▸ **ASSIGNMENT**
In this exercise, reproduce all the entries that follow exactly.

▸ **PROVIDED MATERIAL**
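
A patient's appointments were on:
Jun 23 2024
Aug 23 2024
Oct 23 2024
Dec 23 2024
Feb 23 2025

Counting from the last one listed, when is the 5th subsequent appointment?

Dec 23 2025

The day-of-month is always 23 (61, 61, 61, 62 days between events).
So this recurs on the 23rd of every 2 months.
April 2025: Apr 23 2025.
June 2025: Jun 23 2025.
August 2025: Aug 23 2025.
October 2025: Oct 23 2025.
Next: December 2025 → Dec 23 2025.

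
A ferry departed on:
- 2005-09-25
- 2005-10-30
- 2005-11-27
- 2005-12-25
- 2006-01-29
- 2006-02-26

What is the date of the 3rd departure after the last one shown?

2006-05-28

These are Sundays with 35, 28, 28, 35, 28-day gaps.
Each is the final Sunday of its month — 2005-10-30 is past the 28th, so '4th Sunday' doesn't fit.
Last Sunday of March 2006: 2006-03-26.
Last Sunday of April 2006: 2006-04-30.
May 2006 ends with Sunday 2006-05-28.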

▸ **EXERCISE ANSWER**
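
A patient's appointments were on:
Jun 23 2024
Aug 23 2024
Oct 23 2024
Dec 23 2024
Feb 23 2025

Counting from the last one listed, when is the 5th subsequent appointment?

Dec 23 2025

The day-of-month is always 23 (61, 61, 61, 62 days between events).
So this recurs on the 23rd of every 2 months.
April 2025: Apr 23 2025.
June 2025: Jun 23 2025.
August 2025: Aug 23 2025.
October 2025: Oct 23 2025.
Next: December 2025 → Dec 23 2025.

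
A ferry departed on:
- 2005-09-25
- 2005-10-30
- 2005-11-27
- 2005-12-25
- 2006-01-29
- 2006-02-26

What is the date of the 3rd departure after the last one shown?

2006-05-28

These are Sundays with 35, 28, 28, 35, 28-day gaps.
Each is the final Sunday of its month — 2005-10-30 is past the 28th, so '4th Sunday' doesn't fit.
Last Sunday of March 2006: 2006-03-26.
Last Sunday of April 2006: 2006-04-30.
May 2006 ends with Sunday 2006-05-28.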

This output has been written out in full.